• **TASK STATEMENT**:
The data beneath this task has to be reprinted character for character.

[THE DATA]

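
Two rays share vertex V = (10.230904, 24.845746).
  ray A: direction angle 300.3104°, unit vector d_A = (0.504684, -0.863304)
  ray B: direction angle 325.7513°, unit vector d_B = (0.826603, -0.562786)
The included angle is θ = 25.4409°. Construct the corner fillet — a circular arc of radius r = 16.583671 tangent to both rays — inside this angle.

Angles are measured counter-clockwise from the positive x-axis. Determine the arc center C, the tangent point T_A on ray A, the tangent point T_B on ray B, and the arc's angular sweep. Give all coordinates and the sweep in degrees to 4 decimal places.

bisector direction at 313.0309° = (0.682392,-0.730986)
center distance |VC| = r/sin(θ/2) = 16.583671/sin(12.7204°) = 75.313780
C = V + |VC|·bis = (61.6244,-30.2076)
T_A = V + ((C−V)·d_A)·d_A = V + 73.4653·d_A = (47.3077,-38.5771)
T_B = V + ((C−V)·d_B)·d_B = V + 73.4653·d_B = (70.9575,-16.4995)
sweep = 180° − θ = 154.5591°

center=(61.6244,-30.2076) T_A=(47.3077,-38.5771) T_B=(70.9575,-16.4995) sweep=154.5591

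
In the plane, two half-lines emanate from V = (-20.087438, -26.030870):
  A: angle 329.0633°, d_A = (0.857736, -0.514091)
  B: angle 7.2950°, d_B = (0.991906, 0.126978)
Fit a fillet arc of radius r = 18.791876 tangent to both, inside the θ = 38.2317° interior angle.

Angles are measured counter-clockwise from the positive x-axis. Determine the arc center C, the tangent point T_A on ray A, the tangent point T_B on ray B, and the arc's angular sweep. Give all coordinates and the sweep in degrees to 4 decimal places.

bisector direction at 348.1791° = (0.978793,-0.204852)
center distance |VC| = r/sin(θ/2) = 18.791876/sin(19.1158°) = 57.383402
C = V + |VC|·bis = (36.0790,-37.7860)
T_A = V + ((C−V)·d_A)·d_A = V + 54.2192·d_A = (26.4183,-53.9045)
T_B = V + ((C−V)·d_B)·d_B = V + 54.2192·d_B = (33.6929,-19.1462)
sweep = 180° − θ = 141.7683°

center=(36.0790,-37.7860) T_A=(26.4183,-53.9045) T_B=(33.6929,-19.1462) sweep=141.7683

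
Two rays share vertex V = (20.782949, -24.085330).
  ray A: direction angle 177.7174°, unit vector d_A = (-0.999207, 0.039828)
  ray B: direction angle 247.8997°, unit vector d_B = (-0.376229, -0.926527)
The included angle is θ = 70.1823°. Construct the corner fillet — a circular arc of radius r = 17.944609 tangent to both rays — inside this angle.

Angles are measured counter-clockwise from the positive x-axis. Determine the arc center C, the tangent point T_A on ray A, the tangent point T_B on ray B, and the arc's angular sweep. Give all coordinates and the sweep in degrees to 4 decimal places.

center=(-5.4525,-40.9984) T_A=(-4.7378,-23.0681) T_B=(11.1737,-47.7497) sweep=109.8177

bisector direction at 212.8086° = (-0.840486,-0.541834)
center distance |VC| = r/sin(θ/2) = 17.944609/sin(35.0911°) = 31.214591
C = V + |VC|·bis = (-5.4525,-40.9984)
T_A = V + ((C−V)·d_A)·d_A = V + 25.5410·d_A = (-4.7378,-23.0681)
T_B = V + ((C−V)·d_B)·d_B = V + 25.5410·d_B = (11.1737,-47.7497)
sweep = 180° − θ = 109.8177°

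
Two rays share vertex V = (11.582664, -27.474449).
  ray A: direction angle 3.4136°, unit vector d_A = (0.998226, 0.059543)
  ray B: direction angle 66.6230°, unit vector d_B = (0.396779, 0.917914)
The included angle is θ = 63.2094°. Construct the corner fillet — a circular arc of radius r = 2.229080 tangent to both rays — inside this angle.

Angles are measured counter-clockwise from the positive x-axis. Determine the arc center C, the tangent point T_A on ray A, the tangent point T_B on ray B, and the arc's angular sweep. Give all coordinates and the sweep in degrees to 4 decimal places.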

[/THE DATA]

• **EXERCISE RESULT**:
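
Two rays share vertex V = (10.230904, 24.845746).
  ray A: direction angle 300.3104°, unit vector d_A = (0.504684, -0.863304)
  ray B: direction angle 325.7513°, unit vector d_B = (0.826603, -0.562786)
The included angle is θ = 25.4409°. Construct the corner fillet — a circular arc of radius r = 16.583671 tangent to both rays — inside this angle.

Angles are measured counter-clockwise from the positive x-axis. Determine the arc center C, the tangent point T_A on ray A, the tangent point T_B on ray B, and the arc's angular sweep. Give all coordinates and the sweep in degrees to 4 decimal places.

bisector direction at 313.0309° = (0.682392,-0.730986)
center distance |VC| = r/sin(θ/2) = 16.583671/sin(12.7204°) = 75.313780
C = V + |VC|·bis = (61.6244,-30.2076)
T_A = V + ((C−V)·d_A)·d_A = V + 73.4653·d_A = (47.3077,-38.5771)
T_B = V + ((C−V)·d_B)·d_B = V + 73.4653·d_B = (70.9575,-16.4995)
sweep = 180° − θ = 154.5591°

center=(61.6244,-30.2076) T_A=(47.3077,-38.5771) T_B=(70.9575,-16.4995) sweep=154.5591

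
In the plane, two half-lines emanate from V = (-20.087438, -26.030870):
  A: angle 329.0633°, d_A = (0.857736, -0.514091)
  B: angle 7.2950°, d_B = (0.991906, 0.126978)
Fit a fillet arc of radius r = 18.791876 tangent to both, inside the θ = 38.2317° interior angle.

Angles are measured counter-clockwise from the positive x-axis. Determine the arc center C, the tangent point T_A on ray A, the tangent point T_B on ray B, and the arc's angular sweep. Give all coordinates and the sweep in degrees to 4 decimal places.

bisector direction at 348.1791° = (0.978793,-0.204852)
center distance |VC| = r/sin(θ/2) = 18.791876/sin(19.1158°) = 57.383402
C = V + |VC|·bis = (36.0790,-37.7860)
T_A = V + ((C−V)·d_A)·d_A = V + 54.2192·d_A = (26.4183,-53.9045)
T_B = V + ((C−V)·d_B)·d_B = V + 54.2192·d_B = (33.6929,-19.1462)
sweep = 180° − θ = 141.7683°

center=(36.0790,-37.7860) T_A=(26.4183,-53.9045) T_B=(33.6929,-19.1462) sweep=141.7683

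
Two rays share vertex V = (20.782949, -24.085330).
  ray A: direction angle 177.7174°, unit vector d_A = (-0.999207, 0.039828)
  ray B: direction angle 247.8997°, unit vector d_B = (-0.376229, -0.926527)
The included angle is θ = 70.1823°. Construct the corner fillet — a circular arc of radius r = 17.944609 tangent to both rays — inside this angle.

Angles are measured counter-clockwise from the positive x-axis. Determine the arc center C, the tangent point T_A on ray A, the tangent point T_B on ray B, and the arc's angular sweep. Give all coordinates and the sweep in degrees to 4 decimal places.

center=(-5.4525,-40.9984) T_A=(-4.7378,-23.0681) T_B=(11.1737,-47.7497) sweep=109.8177

bisector direction at 212.8086° = (-0.840486,-0.541834)
center distance |VC| = r/sin(θ/2) = 17.944609/sin(35.0911°) = 31.214591
C = V + |VC|·bis = (-5.4525,-40.9984)
T_A = V + ((C−V)·d_A)·d_A = V + 25.5410·d_A = (-4.7378,-23.0681)
T_B = V + ((C−V)·d_B)·d_B = V + 25.5410·d_B = (11.1737,-47.7497)
sweep = 180° − θ = 109.8177°

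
Two rays share vertex V = (11.582664, -27.474449).
  ray A: direction angle 3.4136°, unit vector d_A = (0.998226, 0.059543)
  ray B: direction angle 66.6230°, unit vector d_B = (0.396779, 0.917914)
The included angle is θ = 63.2094°. Construct the corner fillet — a circular arc of radius r = 2.229080 tangent to both rays — inside this angle.

Angles are measured counter-clockwise from the positive x-axis. Determine the arc center C, the tangent point T_A on ray A, the tangent point T_B on ray B, and the arc's angular sweep. Give all coordinates and the sweep in degrees to 4 decimal places.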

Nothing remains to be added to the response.